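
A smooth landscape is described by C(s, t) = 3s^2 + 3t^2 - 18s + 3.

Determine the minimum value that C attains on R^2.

-24

C(s,t) separates as P(s) + Q(t) + 3, so its minimum is min P + min Q + 3.
P'(s) = 6s - 18 vanishes at s ∈ {3}; Q'(t) = 6t vanishes at t ∈ {0}.
Local minima of P (where P''>0): P(3)=-27. Local minima of Q: Q(0)=0.
So the global minimum of C is P(3) + Q(0) + 3 = -27 + 0 + 3 = -24, attained at (3, 0).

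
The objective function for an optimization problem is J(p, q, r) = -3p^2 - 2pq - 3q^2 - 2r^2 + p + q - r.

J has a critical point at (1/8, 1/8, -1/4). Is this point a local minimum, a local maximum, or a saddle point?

The Hessian is constant: H = [[-6, -2, 0], [-2, -6, 0], [0, 0, -4]].
Leading principal minors: Δ₁ = -6, Δ₂ = 32, Δ₃ = -128.
The minors alternate sign starting negative (−, +, −), so H is negative definite: a local maximum.

local maximum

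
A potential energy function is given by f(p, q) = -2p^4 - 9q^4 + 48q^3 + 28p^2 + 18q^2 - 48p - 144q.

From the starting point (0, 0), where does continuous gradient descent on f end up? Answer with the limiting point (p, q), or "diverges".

f is separable, so gradient descent decouples: p follows -∂f/∂p, q follows -∂f/∂q.
∂f/∂p = -8(p - 2)(p - 1)(p + 3); at p=0 this is -48, so p increases.
∂f/∂q = -36(q - 4)(q - 1)(q + 1); at q=0 this is -144, so q increases.
p converges to its nearest critical value 1 (a local min of the p-part); q converges to 1. The iterate converges to (1, 1).

(1, 1)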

•••••

> Task statement
Set down, exactly as written, each line of the data from its opening line through the one containing "A potential energy". Output nothing more.

> Solution to this exercise
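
A smooth landscape is described by C(s, t) = 3s^2 + 3t^2 - 18s + 3.

Determine the minimum value that C attains on R^2.

-24

C(s,t) separates as P(s) + Q(t) + 3, so its minimum is min P + min Q + 3.
P'(s) = 6s - 18 vanishes at s ∈ {3}; Q'(t) = 6t vanishes at t ∈ {0}.
Local minima of P (where P''>0): P(3)=-27. Local minima of Q: Q(0)=0.
So the global minimum of C is P(3) + Q(0) + 3 = -27 + 0 + 3 = -24, attained at (3, 0).

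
The objective function for an optimization problem is J(p, q, r) = -3p^2 - 2pq - 3q^2 - 2r^2 + p + q - r.

J has a critical point at (1/8, 1/8, -1/4). Is this point a local minimum, a local maximum, or a saddle point?

The Hessian is constant: H = [[-6, -2, 0], [-2, -6, 0], [0, 0, -4]].
Leading principal minors: Δ₁ = -6, Δ₂ = 32, Δ₃ = -128.
The minors alternate sign starting negative (−, +, −), so H is negative definite: a local maximum.

local maximum

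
A potential energy function is given by f(p, q) = -2p^4 - 9q^4 + 48q^3 + 28p^2 + 18q^2 - 48p - 144q.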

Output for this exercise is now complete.